= Work required =
Everything from the line with "Let f be periodic" down to the last line of the material below must be written out exactly. Leave out all other lines.

*** Opening Source data ***

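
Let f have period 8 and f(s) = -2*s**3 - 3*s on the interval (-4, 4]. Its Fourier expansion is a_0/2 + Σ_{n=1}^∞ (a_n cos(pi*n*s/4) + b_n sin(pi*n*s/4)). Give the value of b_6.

4*(-16 + 105*pi**2)/(9*pi**3)

b_6 = 1/4 ∫_{-4}^{4} f(s) sin(3*pi*s/2) ds.
f is odd and sin(3*pi*s/2) is odd, so the integrand is even and b_6 = 1/2 ∫_0^{4} f(s) sin(3*pi*s/2) ds.
Integrating by parts three times (tabular method), an antiderivative of (-2*s**3 - 3*s) sin(3*pi*s/2) is 4*s**3*cos(3*pi*s/2)/(3*pi) - 8*s**2*sin(3*pi*s/2)/(3*pi**2) - 32*s*cos(3*pi*s/2)/(9*pi**3) + 2*s*cos(3*pi*s/2)/pi - 4*sin(3*pi*s/2)/(3*pi**2) + 64*sin(3*pi*s/2)/(27*pi**4); evaluating from 0 to 4: ∫_{0}^{4} (-2*s**3 - 3*s) sin(3*pi*s/2) ds = (8*(-16 + 105*pi**2)/(9*pi**3)) - (0) = 8*(-16 + 105*pi**2)/(9*pi**3).
Hence b_6 = (1/2)·(8*(-16 + 105*pi**2)/(9*pi**3)) = 4*(-16 + 105*pi**2)/(9*pi**3).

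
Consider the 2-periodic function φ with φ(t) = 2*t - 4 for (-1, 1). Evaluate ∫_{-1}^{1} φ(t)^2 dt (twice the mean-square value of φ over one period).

104/3

∫_{-1}^{1} φ(t)^2 dt = 104/3.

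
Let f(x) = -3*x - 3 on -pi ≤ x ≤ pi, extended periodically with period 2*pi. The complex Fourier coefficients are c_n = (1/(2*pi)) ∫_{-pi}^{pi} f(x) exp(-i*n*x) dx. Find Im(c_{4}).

-3/4

Since f is real-valued, Im(c_{4}) = -(1/(2*pi)) ∫_{-pi}^{pi} f(x) sin(4*x) dx = -b_{4}/2.
Integrating by parts (boundary term plus one more integral), an antiderivative of (-3*x - 3) sin(4*x) is 3*x*cos(4*x)/4 - 3*sin(4*x)/16 + 3*cos(4*x)/4; evaluating from -pi to pi: ∫_{-pi}^{pi} (-3*x - 3) sin(4*x) dx = (3/4 + 3*pi/4) - (3/4 - 3*pi/4) = 3*pi/2.
Hence Im(c_{4}) = (-1/(2*pi))·(3*pi/2) = -3/4.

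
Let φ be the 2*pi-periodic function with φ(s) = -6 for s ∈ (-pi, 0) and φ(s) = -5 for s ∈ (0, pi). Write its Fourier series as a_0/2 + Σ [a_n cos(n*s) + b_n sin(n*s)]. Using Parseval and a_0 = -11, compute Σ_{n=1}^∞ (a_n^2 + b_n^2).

Parseval: a_0^2/2 + Σ_{n≥1} (a_n^2+b_n^2) = 1/pi ∫_{-pi}^{pi} φ(s)^2 ds = 61.
Subtract a_0^2/2 = 121/2: Σ (a_n^2+b_n^2) = 1/2.

1/2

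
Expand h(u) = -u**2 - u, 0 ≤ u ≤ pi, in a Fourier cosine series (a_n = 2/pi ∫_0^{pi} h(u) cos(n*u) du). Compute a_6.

-1/9

a_6 = 2/pi ∫_0^{pi} (-u**2 - u) cos(6*u) du.
Integrating by parts twice (tabular method), an antiderivative of (-u**2 - u) cos(6*u) is -u**2*sin(6*u)/6 - u*sin(6*u)/6 - u*cos(6*u)/18 + sin(6*u)/108 - cos(6*u)/36; evaluating from 0 to pi: ∫_{0}^{pi} (-u**2 - u) cos(6*u) du = (-pi/18 - 1/36) - (-1/36) = -pi/18.
Hence a_6 = (2/pi)·(-pi/18) = -1/9.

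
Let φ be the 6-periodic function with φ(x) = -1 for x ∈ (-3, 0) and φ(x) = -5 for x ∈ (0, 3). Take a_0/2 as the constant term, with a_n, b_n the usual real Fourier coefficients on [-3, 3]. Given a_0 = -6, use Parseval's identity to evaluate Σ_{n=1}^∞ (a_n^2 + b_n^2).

Parseval: a_0^2/2 + Σ_{n≥1} (a_n^2+b_n^2) = 1/3 ∫_{-3}^{3} φ(x)^2 dx = 26.
Subtract a_0^2/2 = 18: Σ (a_n^2+b_n^2) = 8.

8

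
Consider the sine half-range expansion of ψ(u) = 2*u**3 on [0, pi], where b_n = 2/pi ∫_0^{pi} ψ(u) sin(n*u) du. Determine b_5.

-24/125 + 4*pi**2/5

b_5 = 2/pi ∫_0^{pi} (2*u**3) sin(5*u) du.
Integrating by parts three times (tabular method), an antiderivative of (2*u**3) sin(5*u) is -2*u**3*cos(5*u)/5 + 6*u**2*sin(5*u)/25 + 12*u*cos(5*u)/125 - 12*sin(5*u)/625; evaluating from 0 to pi: ∫_{0}^{pi} (2*u**3) sin(5*u) du = (2*pi*(-6 + 25*pi**2)/125) - (0) = 2*pi*(-6 + 25*pi**2)/125.
Hence b_5 = (2/pi)·(2*pi*(-6 + 25*pi**2)/125) = -24/125 + 4*pi**2/5.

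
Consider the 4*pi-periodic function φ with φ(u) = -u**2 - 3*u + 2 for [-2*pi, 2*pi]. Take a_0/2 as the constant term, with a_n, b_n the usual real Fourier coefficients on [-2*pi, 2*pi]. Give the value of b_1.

b_1 = (1/(2*pi)) ∫_{-2*pi}^{2*pi} φ(u) sin(u/2) du.
Integrating by parts twice (tabular method), an antiderivative of (-u**2 - 3*u + 2) sin(u/2) is 2*u**2*cos(u/2) - 8*u*sin(u/2) + 6*u*cos(u/2) - 12*sin(u/2) - 20*cos(u/2); evaluating from -2*pi to 2*pi: ∫_{-2*pi}^{2*pi} (-u**2 - 3*u + 2) sin(u/2) du = (-8*pi**2 - 12*pi + 20) - (-8*pi**2 + 20 + 12*pi) = -24*pi.
Hence b_1 = (1/(2*pi))·(-24*pi) = -12.

-12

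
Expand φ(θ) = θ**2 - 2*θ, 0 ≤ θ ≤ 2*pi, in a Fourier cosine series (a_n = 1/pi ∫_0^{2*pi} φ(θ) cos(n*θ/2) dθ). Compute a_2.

4

a_2 = 1/pi ∫_0^{2*pi} (θ**2 - 2*θ) cos(θ) dθ.
Integrating by parts twice (tabular method), an antiderivative of (θ**2 - 2*θ) cos(θ) is θ**2*sin(θ) - 2*θ*sin(θ) + 2*θ*cos(θ) - 2*sin(θ) - 2*cos(θ); evaluating from 0 to 2*pi: ∫_{0}^{2*pi} (θ**2 - 2*θ) cos(θ) dθ = (-2 + 4*pi) - (-2) = 4*pi.
Hence a_2 = (1/pi)·(4*pi) = 4.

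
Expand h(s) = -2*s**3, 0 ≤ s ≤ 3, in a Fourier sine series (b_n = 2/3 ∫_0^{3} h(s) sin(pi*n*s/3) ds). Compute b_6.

b_6 = 2/3 ∫_0^{3} (-2*s**3) sin(2*pi*s) ds.
Integrating by parts three times (tabular method), an antiderivative of (-2*s**3) sin(2*pi*s) is s**3*cos(2*pi*s)/pi - 3*s**2*sin(2*pi*s)/(2*pi**2) - 3*s*cos(2*pi*s)/(2*pi**3) + 3*sin(2*pi*s)/(4*pi**4); evaluating from 0 to 3: ∫_{0}^{3} (-2*s**3) sin(2*pi*s) ds = (-9/(2*pi**3) + 27/pi) - (0) = -9/(2*pi**3) + 27/pi.
Hence b_6 = (2/3)·(-9/(2*pi**3) + 27/pi) = -3/pi**3 + 18/pi.

-3/pi**3 + 18/pi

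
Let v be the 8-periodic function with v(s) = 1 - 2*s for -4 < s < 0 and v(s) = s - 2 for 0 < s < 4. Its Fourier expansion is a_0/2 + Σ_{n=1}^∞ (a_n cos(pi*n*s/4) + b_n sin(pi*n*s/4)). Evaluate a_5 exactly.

-24/(25*pi**2)

a_5 = 1/4 ∫_{-4}^{4} v(s) cos(5*pi*s/4) ds.
Split the integral at the breakpoints.
Integrating by parts (boundary term plus one more integral), an antiderivative of (1 - 2*s) cos(5*pi*s/4) is -8*s*sin(5*pi*s/4)/(5*pi) + 4*sin(5*pi*s/4)/(5*pi) - 32*cos(5*pi*s/4)/(25*pi**2); evaluating from -4 to 0: ∫_{-4}^{0} (1 - 2*s) cos(5*pi*s/4) ds = (-32/(25*pi**2)) - (32/(25*pi**2)) = -64/(25*pi**2).
Integrating by parts (boundary term plus one more integral), an antiderivative of (s - 2) cos(5*pi*s/4) is 4*s*sin(5*pi*s/4)/(5*pi) - 8*sin(5*pi*s/4)/(5*pi) + 16*cos(5*pi*s/4)/(25*pi**2); evaluating from 0 to 4: ∫_{0}^{4} (s - 2) cos(5*pi*s/4) ds = (-16/(25*pi**2)) - (16/(25*pi**2)) = -32/(25*pi**2).
Summing the pieces and multiplying by (1/4) gives a_5 = -24/(25*pi**2).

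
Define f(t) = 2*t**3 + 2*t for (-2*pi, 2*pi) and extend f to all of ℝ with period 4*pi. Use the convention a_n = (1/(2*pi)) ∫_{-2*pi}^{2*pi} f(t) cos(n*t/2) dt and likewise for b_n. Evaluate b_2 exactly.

20 - 16*pi**2

b_2 = (1/(2*pi)) ∫_{-2*pi}^{2*pi} f(t) sin(t) dt.
f is odd and sin(t) is odd, so the integrand is even and b_2 = 1/pi ∫_0^{2*pi} f(t) sin(t) dt.
Integrating by parts three times (tabular method), an antiderivative of (2*t**3 + 2*t) sin(t) is -2*t**3*cos(t) + 6*t**2*sin(t) + 10*t*cos(t) - 10*sin(t); evaluating from 0 to 2*pi: ∫_{0}^{2*pi} (2*t**3 + 2*t) sin(t) dt = (-16*pi**3 + 20*pi) - (0) = -16*pi**3 + 20*pi.
Hence b_2 = (1/pi)·(-16*pi**3 + 20*pi) = 20 - 16*pi**2.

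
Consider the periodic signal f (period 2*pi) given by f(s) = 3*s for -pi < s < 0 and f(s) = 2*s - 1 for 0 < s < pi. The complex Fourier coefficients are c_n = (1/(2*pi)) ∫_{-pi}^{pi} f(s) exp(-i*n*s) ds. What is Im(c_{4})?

5/8

Since f is real-valued, Im(c_{4}) = -(1/(2*pi)) ∫_{-pi}^{pi} f(s) sin(4*s) ds = -b_{4}/2.
Split the integral at the breakpoints.
Integrating by parts (boundary term plus one more integral), an antiderivative of (3*s) sin(4*s) is -3*s*cos(4*s)/4 + 3*sin(4*s)/16; evaluating from -pi to 0: ∫_{-pi}^{0} (3*s) sin(4*s) ds = (0) - (3*pi/4) = -3*pi/4.
Integrating by parts (boundary term plus one more integral), an antiderivative of (2*s - 1) sin(4*s) is -s*cos(4*s)/2 + sin(4*s)/8 + cos(4*s)/4; evaluating from 0 to pi: ∫_{0}^{pi} (2*s - 1) sin(4*s) ds = (1/4 - pi/2) - (1/4) = -pi/2.
So ∫_{-pi}^{pi} f(s) sin(4*s) ds = -5*pi/4.
Hence Im(c_{4}) = (-1/(2*pi))·(-5*pi/4) = 5/8.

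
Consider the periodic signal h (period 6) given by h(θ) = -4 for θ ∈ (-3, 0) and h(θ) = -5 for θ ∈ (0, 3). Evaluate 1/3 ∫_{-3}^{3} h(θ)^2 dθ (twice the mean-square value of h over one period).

41

1/3 ∫_{-3}^{3} h(θ)^2 dθ = 1/3 · (123) = 41.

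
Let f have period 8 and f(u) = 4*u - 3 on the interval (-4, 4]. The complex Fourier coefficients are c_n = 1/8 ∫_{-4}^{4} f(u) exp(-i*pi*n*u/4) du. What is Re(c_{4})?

Since f is real-valued, Re(c_{4}) = 1/8 ∫_{-4}^{4} f(u) cos(pi*u) du = a_{4}/2.
Integrating by parts (boundary term plus one more integral), an antiderivative of (4*u - 3) cos(pi*u) is 4*u*sin(pi*u)/pi - 3*sin(pi*u)/pi + 4*cos(pi*u)/pi**2; evaluating from -4 to 4: ∫_{-4}^{4} (4*u - 3) cos(pi*u) du = (4/pi**2) - (4/pi**2) = 0.
Hence Re(c_{4}) = (1/8)·(0) = 0.

0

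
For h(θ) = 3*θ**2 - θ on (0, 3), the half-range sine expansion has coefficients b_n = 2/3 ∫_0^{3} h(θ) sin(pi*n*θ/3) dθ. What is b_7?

24*(-9 + 98*pi**2)/(343*pi**3)

b_7 = 2/3 ∫_0^{3} (3*θ**2 - θ) sin(7*pi*θ/3) dθ.
Integrating by parts twice (tabular method), an antiderivative of (3*θ**2 - θ) sin(7*pi*θ/3) is -9*θ**2*cos(7*pi*θ/3)/(7*pi) + 54*θ*sin(7*pi*θ/3)/(49*pi**2) + 3*θ*cos(7*pi*θ/3)/(7*pi) - 9*sin(7*pi*θ/3)/(49*pi**2) + 162*cos(7*pi*θ/3)/(343*pi**3); evaluating from 0 to 3: ∫_{0}^{3} (3*θ**2 - θ) sin(7*pi*θ/3) dθ = (18*(-9 + 196*pi**2)/(343*pi**3)) - (162/(343*pi**3)) = 36*(-9 + 98*pi**2)/(343*pi**3).
Hence b_7 = (2/3)·(36*(-9 + 98*pi**2)/(343*pi**3)) = 24*(-9 + 98*pi**2)/(343*pi**3).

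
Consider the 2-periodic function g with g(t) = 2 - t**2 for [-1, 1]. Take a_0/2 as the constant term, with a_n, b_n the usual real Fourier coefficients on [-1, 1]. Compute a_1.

a_1 = ∫_{-1}^{1} g(t) cos(pi*t) dt.
g is even and cos(pi*t) is even, so the integrand is even and a_1 = 2 ∫_0^{1} g(t) cos(pi*t) dt.
Integrating by parts twice (tabular method), an antiderivative of (2 - t**2) cos(pi*t) is -t**2*sin(pi*t)/pi - 2*t*cos(pi*t)/pi**2 + 2*sin(pi*t)/pi**3 + 2*sin(pi*t)/pi; evaluating from 0 to 1: ∫_{0}^{1} (2 - t**2) cos(pi*t) dt = (2/pi**2) - (0) = 2/pi**2.
Hence a_1 = 2·(2/pi**2) = 4/pi**2.

4/pi**2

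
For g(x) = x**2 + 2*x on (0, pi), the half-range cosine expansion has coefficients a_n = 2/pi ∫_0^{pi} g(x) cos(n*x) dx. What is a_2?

a_2 = 2/pi ∫_0^{pi} (x**2 + 2*x) cos(2*x) dx.
Integrating by parts twice (tabular method), an antiderivative of (x**2 + 2*x) cos(2*x) is x**2*sin(2*x)/2 + x*sin(2*x) + x*cos(2*x)/2 - sin(2*x)/4 + cos(2*x)/2; evaluating from 0 to pi: ∫_{0}^{pi} (x**2 + 2*x) cos(2*x) dx = (1/2 + pi/2) - (1/2) = pi/2.
Hence a_2 = (2/pi)·(pi/2) = 1.

1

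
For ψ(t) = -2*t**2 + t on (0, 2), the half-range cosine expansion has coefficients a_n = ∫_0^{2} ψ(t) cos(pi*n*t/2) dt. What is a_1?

a_1 = ∫_0^{2} (-2*t**2 + t) cos(pi*t/2) dt.
Integrating by parts twice (tabular method), an antiderivative of (-2*t**2 + t) cos(pi*t/2) is -4*t**2*sin(pi*t/2)/pi + 2*t*sin(pi*t/2)/pi - 16*t*cos(pi*t/2)/pi**2 + 32*sin(pi*t/2)/pi**3 + 4*cos(pi*t/2)/pi**2; evaluating from 0 to 2: ∫_{0}^{2} (-2*t**2 + t) cos(pi*t/2) dt = (28/pi**2) - (4/pi**2) = 24/pi**2.
Hence a_1 = 24/pi**2.

24/pi**2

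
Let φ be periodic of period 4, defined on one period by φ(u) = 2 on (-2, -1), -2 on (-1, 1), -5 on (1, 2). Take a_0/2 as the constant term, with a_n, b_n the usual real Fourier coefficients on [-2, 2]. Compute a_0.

-7/2

a_0 = 1/2 ∫_{-2}^{2} φ(u) du = 1/2 · (-7) = -7/2.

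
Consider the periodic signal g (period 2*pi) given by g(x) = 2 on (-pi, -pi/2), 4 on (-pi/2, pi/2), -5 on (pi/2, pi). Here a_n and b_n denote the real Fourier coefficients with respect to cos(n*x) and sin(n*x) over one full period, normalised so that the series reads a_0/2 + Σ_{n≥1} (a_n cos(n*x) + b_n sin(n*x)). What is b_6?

7/(3*pi)

b_6 = 1/pi ∫_{-pi}^{pi} g(x) sin(6*x) dx.
Split the integral at the breakpoints.
Directly, an antiderivative of (2) sin(6*x) is -cos(6*x)/3; evaluating from -pi to -pi/2: ∫_{-pi}^{-pi/2} (2) sin(6*x) dx = (1/3) - (-1/3) = 2/3.
Directly, an antiderivative of (4) sin(6*x) is -2*cos(6*x)/3; evaluating from -pi/2 to pi/2: ∫_{-pi/2}^{pi/2} (4) sin(6*x) dx = (2/3) - (2/3) = 0.
Directly, an antiderivative of (-5) sin(6*x) is 5*cos(6*x)/6; evaluating from pi/2 to pi: ∫_{pi/2}^{pi} (-5) sin(6*x) dx = (5/6) - (-5/6) = 5/3.
Summing the pieces and multiplying by (1/pi) gives b_6 = 7/(3*pi).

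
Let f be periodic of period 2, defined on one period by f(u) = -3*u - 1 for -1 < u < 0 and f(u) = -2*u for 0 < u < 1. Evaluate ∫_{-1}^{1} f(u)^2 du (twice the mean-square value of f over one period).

7/3

∫_{-1}^{1} f(u)^2 du = 7/3.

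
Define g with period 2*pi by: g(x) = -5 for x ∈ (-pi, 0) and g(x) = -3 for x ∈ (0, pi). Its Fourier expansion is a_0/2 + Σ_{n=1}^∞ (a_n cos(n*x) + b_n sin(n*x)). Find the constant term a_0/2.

-4

a_0 = 1/pi ∫_{-pi}^{pi} g(x) dx = 1/pi · (-8*pi) = -8.
So the constant term a_0/2 = -4.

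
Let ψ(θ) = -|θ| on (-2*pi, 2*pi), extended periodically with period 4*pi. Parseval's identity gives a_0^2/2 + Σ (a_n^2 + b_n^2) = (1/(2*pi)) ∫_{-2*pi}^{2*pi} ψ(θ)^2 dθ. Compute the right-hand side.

8*pi**2/3

(1/(2*pi)) ∫_{-2*pi}^{2*pi} ψ(θ)^2 dθ = (1/(2*pi)) · (16*pi**3/3) = 8*pi**2/3.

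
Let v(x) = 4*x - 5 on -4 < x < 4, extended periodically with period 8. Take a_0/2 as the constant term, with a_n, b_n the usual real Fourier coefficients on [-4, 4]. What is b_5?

b_5 = 1/4 ∫_{-4}^{4} v(x) sin(5*pi*x/4) dx.
Integrating by parts (boundary term plus one more integral), an antiderivative of (4*x - 5) sin(5*pi*x/4) is -16*x*cos(5*pi*x/4)/(5*pi) + 64*sin(5*pi*x/4)/(25*pi**2) + 4*cos(5*pi*x/4)/pi; evaluating from -4 to 4: ∫_{-4}^{4} (4*x - 5) sin(5*pi*x/4) dx = (44/(5*pi)) - (-84/(5*pi)) = 128/(5*pi).
Hence b_5 = (1/4)·(128/(5*pi)) = 32/(5*pi).

32/(5*pi)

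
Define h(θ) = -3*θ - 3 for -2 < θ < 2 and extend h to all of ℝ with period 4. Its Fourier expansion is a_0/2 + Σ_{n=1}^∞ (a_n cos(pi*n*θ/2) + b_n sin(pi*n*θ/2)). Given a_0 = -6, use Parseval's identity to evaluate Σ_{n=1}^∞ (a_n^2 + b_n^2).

Parseval: a_0^2/2 + Σ_{n≥1} (a_n^2+b_n^2) = 1/2 ∫_{-2}^{2} h(θ)^2 dθ = 42.
Subtract a_0^2/2 = 18: Σ (a_n^2+b_n^2) = 24.

24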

*** Closing Source data ***

= Your solution =
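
Let f be periodic of period 2, defined on one period by f(u) = -3*u - 1 for -1 < u < 0 and f(u) = -2*u for 0 < u < 1. Evaluate ∫_{-1}^{1} f(u)^2 du (twice the mean-square value of f over one period).

7/3

∫_{-1}^{1} f(u)^2 du = 7/3.

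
Define g with period 2*pi by: g(x) = -5 for x ∈ (-pi, 0) and g(x) = -3 for x ∈ (0, pi). Its Fourier expansion is a_0/2 + Σ_{n=1}^∞ (a_n cos(n*x) + b_n sin(n*x)). Find the constant term a_0/2.

-4

a_0 = 1/pi ∫_{-pi}^{pi} g(x) dx = 1/pi · (-8*pi) = -8.
So the constant term a_0/2 = -4.

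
Let ψ(θ) = -|θ| on (-2*pi, 2*pi), extended periodically with period 4*pi. Parseval's identity gives a_0^2/2 + Σ (a_n^2 + b_n^2) = (1/(2*pi)) ∫_{-2*pi}^{2*pi} ψ(θ)^2 dθ. Compute the right-hand side.

8*pi**2/3

(1/(2*pi)) ∫_{-2*pi}^{2*pi} ψ(θ)^2 dθ = (1/(2*pi)) · (16*pi**3/3) = 8*pi**2/3.

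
Let v(x) = 4*x - 5 on -4 < x < 4, extended periodically with period 8. Take a_0/2 as the constant term, with a_n, b_n the usual real Fourier coefficients on [-4, 4]. What is b_5?

b_5 = 1/4 ∫_{-4}^{4} v(x) sin(5*pi*x/4) dx.
Integrating by parts (boundary term plus one more integral), an antiderivative of (4*x - 5) sin(5*pi*x/4) is -16*x*cos(5*pi*x/4)/(5*pi) + 64*sin(5*pi*x/4)/(25*pi**2) + 4*cos(5*pi*x/4)/pi; evaluating from -4 to 4: ∫_{-4}^{4} (4*x - 5) sin(5*pi*x/4) dx = (44/(5*pi)) - (-84/(5*pi)) = 128/(5*pi).
Hence b_5 = (1/4)·(128/(5*pi)) = 32/(5*pi).

32/(5*pi)

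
Define h(θ) = -3*θ - 3 for -2 < θ < 2 and extend h to all of ℝ with period 4. Its Fourier expansion is a_0/2 + Σ_{n=1}^∞ (a_n cos(pi*n*θ/2) + b_n sin(pi*n*θ/2)). Given a_0 = -6, use Parseval's identity to evaluate Σ_{n=1}^∞ (a_n^2 + b_n^2).

Parseval: a_0^2/2 + Σ_{n≥1} (a_n^2+b_n^2) = 1/2 ∫_{-2}^{2} h(θ)^2 dθ = 42.
Subtract a_0^2/2 = 18: Σ (a_n^2+b_n^2) = 24.

24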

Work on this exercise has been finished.